WORK TO BE COMPLETED – When you reach the line containing "The clerk of" in the entries below, start writing out each line exactly, and stop after the line containing "c must be completed before e.".

SUPPLIED RECORDS –
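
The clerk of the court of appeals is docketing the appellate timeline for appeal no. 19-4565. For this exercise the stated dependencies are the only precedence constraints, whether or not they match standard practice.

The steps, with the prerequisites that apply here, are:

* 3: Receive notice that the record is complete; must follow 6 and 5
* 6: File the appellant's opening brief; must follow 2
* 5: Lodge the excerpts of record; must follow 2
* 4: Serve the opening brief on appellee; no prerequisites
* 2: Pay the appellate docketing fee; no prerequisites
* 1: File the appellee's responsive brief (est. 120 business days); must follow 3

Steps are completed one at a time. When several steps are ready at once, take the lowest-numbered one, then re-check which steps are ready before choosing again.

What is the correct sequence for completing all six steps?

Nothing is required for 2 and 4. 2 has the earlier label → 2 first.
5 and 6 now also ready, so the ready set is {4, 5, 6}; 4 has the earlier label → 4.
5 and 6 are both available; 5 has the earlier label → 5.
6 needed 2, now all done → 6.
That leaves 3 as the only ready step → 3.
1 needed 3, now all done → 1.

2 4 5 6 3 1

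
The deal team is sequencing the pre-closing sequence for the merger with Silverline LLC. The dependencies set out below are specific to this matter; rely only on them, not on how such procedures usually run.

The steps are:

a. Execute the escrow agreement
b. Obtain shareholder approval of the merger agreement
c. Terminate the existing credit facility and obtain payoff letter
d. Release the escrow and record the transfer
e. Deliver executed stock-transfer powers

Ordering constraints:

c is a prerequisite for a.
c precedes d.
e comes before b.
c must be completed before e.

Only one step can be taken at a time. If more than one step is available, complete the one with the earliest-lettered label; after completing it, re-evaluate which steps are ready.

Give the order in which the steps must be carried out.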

==

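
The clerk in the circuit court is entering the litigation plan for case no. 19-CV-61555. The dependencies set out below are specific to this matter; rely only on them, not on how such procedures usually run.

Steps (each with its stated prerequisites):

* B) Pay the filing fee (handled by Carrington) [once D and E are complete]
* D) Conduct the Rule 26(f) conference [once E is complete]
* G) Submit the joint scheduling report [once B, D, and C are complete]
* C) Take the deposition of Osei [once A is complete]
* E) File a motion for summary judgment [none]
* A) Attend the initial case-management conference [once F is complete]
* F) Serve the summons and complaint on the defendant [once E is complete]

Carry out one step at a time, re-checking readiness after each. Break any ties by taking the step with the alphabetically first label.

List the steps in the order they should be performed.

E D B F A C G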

FINISHED EXERCISE –
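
The clerk of the court of appeals is docketing the appellate timeline for appeal no. 19-4565. For this exercise the stated dependencies are the only precedence constraints, whether or not they match standard practice.

The steps, with the prerequisites that apply here, are:

* 3: Receive notice that the record is complete; must follow 6 and 5
* 6: File the appellant's opening brief; must follow 2
* 5: Lodge the excerpts of record; must follow 2
* 4: Serve the opening brief on appellee; no prerequisites
* 2: Pay the appellate docketing fee; no prerequisites
* 1: File the appellee's responsive brief (est. 120 business days); must follow 3

Steps are completed one at a time. When several steps are ready at once, take the lowest-numbered one, then re-check which steps are ready before choosing again.

What is the correct sequence for completing all six steps?

Nothing is required for 2 and 4. 2 has the earlier label → 2 first.
5 and 6 now also ready, so the ready set is {4, 5, 6}; 4 has the earlier label → 4.
5 and 6 are both available; 5 has the earlier label → 5.
6 needed 2, now all done → 6.
That leaves 3 as the only ready step → 3.
1 needed 3, now all done → 1.

2 4 5 6 3 1

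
The deal team is sequencing the pre-closing sequence for the merger with Silverline LLC. The dependencies set out below are specific to this matter; rely only on them, not on how such procedures usually run.

The steps are:

a. Execute the escrow agreement
b. Obtain shareholder approval of the merger agreement
c. Terminate the existing credit facility and obtain payoff letter
d. Release the escrow and record the transfer
e. Deliver executed stock-transfer powers

Ordering constraints:

c is a prerequisite for a.
c precedes d.
e comes before b.
c must be completed before e.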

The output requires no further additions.